*** Begin section ***
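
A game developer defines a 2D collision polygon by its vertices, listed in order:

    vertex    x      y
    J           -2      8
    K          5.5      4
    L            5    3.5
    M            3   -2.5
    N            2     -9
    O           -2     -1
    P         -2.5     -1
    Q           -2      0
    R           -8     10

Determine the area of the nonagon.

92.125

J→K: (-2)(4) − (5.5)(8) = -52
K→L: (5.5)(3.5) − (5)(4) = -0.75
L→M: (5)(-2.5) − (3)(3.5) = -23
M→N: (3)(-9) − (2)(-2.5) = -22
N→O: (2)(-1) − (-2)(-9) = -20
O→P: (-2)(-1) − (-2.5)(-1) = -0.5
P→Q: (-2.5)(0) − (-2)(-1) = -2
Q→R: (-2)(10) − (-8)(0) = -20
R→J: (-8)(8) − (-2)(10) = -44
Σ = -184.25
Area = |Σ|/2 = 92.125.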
*** End section ***
• **TASK DESCRIPTION**
Set down each line of the material above again, exactly.

• **RESULT**
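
A game developer defines a 2D collision polygon by its vertices, listed in order:

    vertex    x      y
    J           -2      8
    K          5.5      4
    L            5    3.5
    M            3   -2.5
    N            2     -9
    O           -2     -1
    P         -2.5     -1
    Q           -2      0
    R           -8     10

Determine the area of the nonagon.

92.125

J→K: (-2)(4) − (5.5)(8) = -52
K→L: (5.5)(3.5) − (5)(4) = -0.75
L→M: (5)(-2.5) − (3)(3.5) = -23
M→N: (3)(-9) − (2)(-2.5) = -22
N→O: (2)(-1) − (-2)(-9) = -20
O→P: (-2)(-1) − (-2.5)(-1) = -0.5
P→Q: (-2.5)(0) − (-2)(-1) = -2
Q→R: (-2)(10) − (-8)(0) = -20
R→J: (-8)(8) − (-2)(10) = -44
Σ = -184.25
Area = |Σ|/2 = 92.125.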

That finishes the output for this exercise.